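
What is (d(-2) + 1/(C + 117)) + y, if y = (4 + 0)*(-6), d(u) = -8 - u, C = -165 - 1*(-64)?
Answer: -479/16 ≈ -29.938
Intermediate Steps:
C = -101 (C = -165 + 64 = -101)
y = -24 (y = 4*(-6) = -24)
(d(-2) + 1/(C + 117)) + y = ((-8 - 1*(-2)) + 1/(-101 + 117)) - 24 = ((-8 + 2) + 1/16) - 24 = (-6 + 1/16) - 24 = -95/16 - 24 = -479/16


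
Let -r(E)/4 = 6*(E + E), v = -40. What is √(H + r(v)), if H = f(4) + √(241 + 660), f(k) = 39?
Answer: √(1959 + √901) ≈ 44.598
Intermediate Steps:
r(E) = -48*E (r(E) = -24*(E + E) = -24*2*E = -48*E)
H = 39 + √901 (H = 39 + √(241 + 660) = 39 + √901 ≈ 69.017)
√(H + r(v)) = √((39 + √901) - 48*(-40)) = √((39 + √901) + 1920) = √(1959 + √901)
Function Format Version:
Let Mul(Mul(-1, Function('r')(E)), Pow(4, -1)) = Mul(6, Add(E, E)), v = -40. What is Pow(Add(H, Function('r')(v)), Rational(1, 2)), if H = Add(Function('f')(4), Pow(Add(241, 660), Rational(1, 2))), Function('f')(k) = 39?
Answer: Pow(Add(1959, Pow(901, Rational(1, 2))), Rational(1, 2)) ≈ 44.598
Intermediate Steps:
Function('r')(E) = Mul(-48, E) (Function('r')(E) = Mul(-4, Mul(6, Add(E, E))) = Mul(-4, Mul(6, Mul(2, E))) = Mul(-4, Mul(12, E)) = Mul(-48, E))
H = Add(39, Pow(901, Rational(1, 2))) (H = Add(39, Pow(Add(241, 660), Rational(1, 2))) = Add(39, Pow(901, Rational(1, 2))) ≈ 69.017)
Pow(Add(H, Function('r')(v)), Rational(1, 2)) = Pow(Add(Add(39, Pow(901, Rational(1, 2))), Mul(-48, -40)), Rational(1, 2)) = Pow(Add(Add(39, Pow(901, Rational(1, 2))), 1920), Rational(1, 2)) = Pow(Add(1959, Pow(901, Rational(1, 2))), Rational(1, 2))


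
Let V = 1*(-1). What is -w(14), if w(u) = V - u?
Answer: 15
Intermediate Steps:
V = -1
w(u) = -1 - u
-w(14) = -(-1 - 1*14) = -(-1 - 14) = -1*(-15) = 15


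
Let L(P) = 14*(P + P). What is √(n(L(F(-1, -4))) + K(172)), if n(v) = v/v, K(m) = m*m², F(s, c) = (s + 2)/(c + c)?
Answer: √5088449 ≈ 2255.8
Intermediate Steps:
F(s, c) = (2 + s)/(2*c) (F(s, c) = (2 + s)/((2*c)) = (2 + s)*(1/(2*c)) = (2 + s)/(2*c))
L(P) = 28*P (L(P) = 14*(2*P) = 28*P)
K(m) = m³
n(v) = 1
√(n(L(F(-1, -4))) + K(172)) = √(1 + 172³) = √(1 + 5088448) = √5088449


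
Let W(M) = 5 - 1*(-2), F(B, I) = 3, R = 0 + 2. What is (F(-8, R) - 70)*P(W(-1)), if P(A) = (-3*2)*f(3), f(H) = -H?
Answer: -1206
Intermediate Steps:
R = 2
W(M) = 7 (W(M) = 5 + 2 = 7)
P(A) = 18 (P(A) = (-3*2)*(-1*3) = -6*(-3) = 18)
(F(-8, R) - 70)*P(W(-1)) = (3 - 70)*18 = -67*18 = -1206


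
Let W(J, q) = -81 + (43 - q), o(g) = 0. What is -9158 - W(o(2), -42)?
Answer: -9162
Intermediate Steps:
W(J, q) = -38 - q
-9158 - W(o(2), -42) = -9158 - (-38 - 1*(-42)) = -9158 - (-38 + 42) = -9158 - 1*4 = -9158 - 4 = -9162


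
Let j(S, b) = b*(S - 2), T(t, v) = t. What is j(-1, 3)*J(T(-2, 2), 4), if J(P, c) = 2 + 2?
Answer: -36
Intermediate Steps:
J(P, c) = 4
j(S, b) = b*(-2 + S)
j(-1, 3)*J(T(-2, 2), 4) = (3*(-2 - 1))*4 = (3*(-3))*4 = -9*4 = -36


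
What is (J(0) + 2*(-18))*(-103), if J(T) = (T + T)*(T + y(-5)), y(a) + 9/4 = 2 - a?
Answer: 3708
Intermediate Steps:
y(a) = -¼ - a (y(a) = -9/4 + (2 - a) = -¼ - a)
J(T) = 2*T*(19/4 + T) (J(T) = (T + T)*(T + (-¼ - 1*(-5))) = (2*T)*(T + (-¼ + 5)) = (2*T)*(T + 19/4) = (2*T)*(19/4 + T) = 2*T*(19/4 + T))
(J(0) + 2*(-18))*(-103) = ((½)*0*(19 + 4*0) + 2*(-18))*(-103) = ((½)*0*(19 + 0) - 36)*(-103) = ((½)*0*19 - 36)*(-103) = (0 - 36)*(-103) = -36*(-103) = 3708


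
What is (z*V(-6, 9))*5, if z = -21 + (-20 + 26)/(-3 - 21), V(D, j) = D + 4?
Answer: 425/2 ≈ 212.50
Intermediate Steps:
V(D, j) = 4 + D
z = -85/4 (z = -21 + 6/(-24) = -21 + 6*(-1/24) = -21 - ¼ = -85/4 ≈ -21.250)
(z*V(-6, 9))*5 = -85*(4 - 6)/4*5 = -85/4*(-2)*5 = (85/2)*5 = 425/2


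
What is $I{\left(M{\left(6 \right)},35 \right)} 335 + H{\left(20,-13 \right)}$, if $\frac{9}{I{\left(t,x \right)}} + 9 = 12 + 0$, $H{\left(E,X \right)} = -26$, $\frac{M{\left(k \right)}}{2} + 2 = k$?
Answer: $979$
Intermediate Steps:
$M{\left(k \right)} = -4 + 2 k$
$I{\left(t,x \right)} = 3$ ($I{\left(t,x \right)} = \frac{9}{-9 + \left(12 + 0\right)} = \frac{9}{-9 + 12} = \frac{9}{3} = 9 \cdot \frac{1}{3} = 3$)
$I{\left(M{\left(6 \right)},35 \right)} 335 + H{\left(20,-13 \right)} = 3 \cdot 335 - 26 = 1005 - 26 = 979$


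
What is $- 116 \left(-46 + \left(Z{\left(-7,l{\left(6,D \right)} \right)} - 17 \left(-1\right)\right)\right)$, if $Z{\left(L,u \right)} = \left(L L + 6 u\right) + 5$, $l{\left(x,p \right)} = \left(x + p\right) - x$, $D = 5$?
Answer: $-6380$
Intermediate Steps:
$l{\left(x,p \right)} = p$ ($l{\left(x,p \right)} = \left(p + x\right) - x = p$)
$Z{\left(L,u \right)} = 5 + L^{2} + 6 u$ ($Z{\left(L,u \right)} = \left(L^{2} + 6 u\right) + 5 = 5 + L^{2} + 6 u$)
$- 116 \left(-46 + \left(Z{\left(-7,l{\left(6,D \right)} \right)} - 17 \left(-1\right)\right)\right) = - 116 \left(-46 + \left(\left(5 + \left(-7\right)^{2} + 6 \cdot 5\right) - 17 \left(-1\right)\right)\right) = - 116 \left(-46 + \left(\left(5 + 49 + 30\right) - -17\right)\right) = - 116 \left(-46 + \left(84 + 17\right)\right) = - 116 \left(-46 + 101\right) = \left(-116\right) 55 = -6380$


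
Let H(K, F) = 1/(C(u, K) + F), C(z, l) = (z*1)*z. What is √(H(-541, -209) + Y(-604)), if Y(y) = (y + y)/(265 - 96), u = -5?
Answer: I*√10232286/1196 ≈ 2.6746*I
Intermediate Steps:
Y(y) = 2*y/169 (Y(y) = (2*y)/169 = (2*y)*(1/169) = 2*y/169)
C(z, l) = z² (C(z, l) = z*z = z²)
H(K, F) = 1/(25 + F) (H(K, F) = 1/((-5)² + F) = 1/(25 + F))
√(H(-541, -209) + Y(-604)) = √(1/(25 - 209) + (2/169)*(-604)) = √(1/(-184) - 1208/169) = √(-1/184 - 1208/169) = √(-222441/31096) = I*√10232286/1196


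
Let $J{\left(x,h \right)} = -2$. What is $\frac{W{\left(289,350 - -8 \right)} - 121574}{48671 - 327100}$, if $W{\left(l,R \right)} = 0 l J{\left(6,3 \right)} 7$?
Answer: $\frac{121574}{278429} \approx 0.43664$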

▶ Activity: Take the lines above from the first through the one containing "Answer: √5088449 ≈ 2255.8" and reproduce them exactly; include nothing else.

▶ Written reply:
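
What is (d(-2) + 1/(C + 117)) + y, if y = (4 + 0)*(-6), d(u) = -8 - u, C = -165 - 1*(-64)?
Answer: -479/16 ≈ -29.938
Intermediate Steps:
C = -101 (C = -165 + 64 = -101)
y = -24 (y = 4*(-6) = -24)
(d(-2) + 1/(C + 117)) + y = ((-8 - 1*(-2)) + 1/(-101 + 117)) - 24 = ((-8 + 2) + 1/16) - 24 = (-6 + 1/16) - 24 = -95/16 - 24 = -479/16


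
Let -r(E)/4 = 6*(E + E), v = -40. What is √(H + r(v)), if H = f(4) + √(241 + 660), f(k) = 39?
Answer: √(1959 + √901) ≈ 44.598
Intermediate Steps:
r(E) = -48*E (r(E) = -24*(E + E) = -24*2*E = -48*E)
H = 39 + √901 (H = 39 + √(241 + 660) = 39 + √901 ≈ 69.017)
√(H + r(v)) = √((39 + √901) - 48*(-40)) = √((39 + √901) + 1920) = √(1959 + √901)
Function Format Version:
Let Mul(Mul(-1, Function('r')(E)), Pow(4, -1)) = Mul(6, Add(E, E)), v = -40. What is Pow(Add(H, Function('r')(v)), Rational(1, 2)), if H = Add(Function('f')(4), Pow(Add(241, 660), Rational(1, 2))), Function('f')(k) = 39?
Answer: Pow(Add(1959, Pow(901, Rational(1, 2))), Rational(1, 2)) ≈ 44.598
Intermediate Steps:
Function('r')(E) = Mul(-48, E) (Function('r')(E) = Mul(-4, Mul(6, Add(E, E))) = Mul(-4, Mul(6, Mul(2, E))) = Mul(-4, Mul(12, E)) = Mul(-48, E))
H = Add(39, Pow(901, Rational(1, 2))) (H = Add(39, Pow(Add(241, 660), Rational(1, 2))) = Add(39, Pow(901, Rational(1, 2))) ≈ 69.017)
Pow(Add(H, Function('r')(v)), Rational(1, 2)) = Pow(Add(Add(39, Pow(901, Rational(1, 2))), Mul(-48, -40)), Rational(1, 2)) = Pow(Add(Add(39, Pow(901, Rational(1, 2))), 1920), Rational(1, 2)) = Pow(Add(1959, Pow(901, Rational(1, 2))), Rational(1, 2))


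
Let V = 1*(-1). What is -w(14), if w(u) = V - u?
Answer: 15
Intermediate Steps:
V = -1
w(u) = -1 - u
-w(14) = -(-1 - 1*14) = -(-1 - 14) = -1*(-15) = 15


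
Let L(P) = 14*(P + P). What is √(n(L(F(-1, -4))) + K(172)), if n(v) = v/v, K(m) = m*m², F(s, c) = (s + 2)/(c + c)?
Answer: √5088449 ≈ 2255.8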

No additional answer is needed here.